** DATA RECORDS follows **

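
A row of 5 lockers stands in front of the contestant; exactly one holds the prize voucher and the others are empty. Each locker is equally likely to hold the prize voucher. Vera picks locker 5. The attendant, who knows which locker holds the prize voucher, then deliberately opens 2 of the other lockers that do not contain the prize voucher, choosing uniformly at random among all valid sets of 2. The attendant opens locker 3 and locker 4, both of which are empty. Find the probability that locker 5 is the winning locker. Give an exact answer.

1/5

Apply Bayes' rule, conditioning on where the prize voucher actually is.
If it is in either of lockers 1 and 2 (prior 1/5 each): the attendant has 3 equally likely choices, so probability 1/3; weight (1/5)·(1/3) = 1/15 each.
If it is in either of lockers 3 and 4 (prior 1/5 each): that locker was opened and seen not to hold the prize — ruled out; weight (1/5)·0 = 0 each.
If it is in locker 5 (prior 1/5): the attendant has 6 equally likely choices, so probability 1/6; weight (1/5)·(1/6) = 1/30.
The weights sum to 1/6.
So P(the prize voucher in locker 5 | the attendant opened locker 3 and locker 4) = (1/30) / (1/6) = 1/5.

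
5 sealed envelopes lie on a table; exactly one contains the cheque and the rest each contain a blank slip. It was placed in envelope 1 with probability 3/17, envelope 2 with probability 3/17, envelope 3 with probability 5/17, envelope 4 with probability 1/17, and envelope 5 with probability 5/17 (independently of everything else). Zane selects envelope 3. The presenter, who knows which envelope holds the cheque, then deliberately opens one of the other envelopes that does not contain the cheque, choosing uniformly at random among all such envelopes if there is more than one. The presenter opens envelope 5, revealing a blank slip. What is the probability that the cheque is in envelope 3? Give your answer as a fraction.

15/43

Apply Bayes' rule, conditioning on where the cheque actually is.
If it is in either of envelopes 1 and 2 (prior 3/17 each): the presenter has 3 equally likely choices, so probability 1/3; weight (3/17)·(1/3) = 1/17 each.
If it is in envelope 3 (prior 5/17): the presenter has 4 equally likely choices, so probability 1/4; weight (5/17)·(1/4) = 5/68.
If it is in envelope 4 (prior 1/17): the presenter has 3 equally likely choices, so probability 1/3; weight (1/17)·(1/3) = 1/51.
If it is in envelope 5 (prior 5/17): the presenter opened envelope 5, so this case is ruled out; weight (5/17)·0 = 0.
The weights sum to 43/204.
So P(the cheque in envelope 3 | the presenter opened envelope 5) = (5/68) / (43/204) = 15/43.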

** End of DATA RECORDS **

# WHAT TO DO
Nothing but an exact reproduction of the entries is wanted.

# WORKED SOLUTION
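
A row of 5 lockers stands in front of the contestant; exactly one holds the prize voucher and the others are empty. Each locker is equally likely to hold the prize voucher. Vera picks locker 5. The attendant, who knows which locker holds the prize voucher, then deliberately opens 2 of the other lockers that do not contain the prize voucher, choosing uniformly at random among all valid sets of 2. The attendant opens locker 3 and locker 4, both of which are empty. Find the probability that locker 5 is the winning locker. Give an exact answer.

1/5

Apply Bayes' rule, conditioning on where the prize voucher actually is.
If it is in either of lockers 1 and 2 (prior 1/5 each): the attendant has 3 equally likely choices, so probability 1/3; weight (1/5)·(1/3) = 1/15 each.
If it is in either of lockers 3 and 4 (prior 1/5 each): that locker was opened and seen not to hold the prize — ruled out; weight (1/5)·0 = 0 each.
If it is in locker 5 (prior 1/5): the attendant has 6 equally likely choices, so probability 1/6; weight (1/5)·(1/6) = 1/30.
The weights sum to 1/6.
So P(the prize voucher in locker 5 | the attendant opened locker 3 and locker 4) = (1/30) / (1/6) = 1/5.

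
5 sealed envelopes lie on a table; exactly one contains the cheque and the rest each contain a blank slip. It was placed in envelope 1 with probability 3/17, envelope 2 with probability 3/17, envelope 3 with probability 5/17, envelope 4 with probability 1/17, and envelope 5 with probability 5/17 (independently of everything else). Zane selects envelope 3. The presenter, who knows which envelope holds the cheque, then deliberately opens one of the other envelopes that does not contain the cheque, choosing uniformly at random among all such envelopes if there is more than one. The presenter opens envelope 5, revealing a blank slip. What is the probability that the cheque is in envelope 3? Give your answer as a fraction.

15/43

Apply Bayes' rule, conditioning on where the cheque actually is.
If it is in either of envelopes 1 and 2 (prior 3/17 each): the presenter has 3 equally likely choices, so probability 1/3; weight (3/17)·(1/3) = 1/17 each.
If it is in envelope 3 (prior 5/17): the presenter has 4 equally likely choices, so probability 1/4; weight (5/17)·(1/4) = 5/68.
If it is in envelope 4 (prior 1/17): the presenter has 3 equally likely choices, so probability 1/3; weight (1/17)·(1/3) = 1/51.
If it is in envelope 5 (prior 5/17): the presenter opened envelope 5, so this case is ruled out; weight (5/17)·0 = 0.
The weights sum to 43/204.
So P(the cheque in envelope 3 | the presenter opened envelope 5) = (5/68) / (43/204) = 15/43.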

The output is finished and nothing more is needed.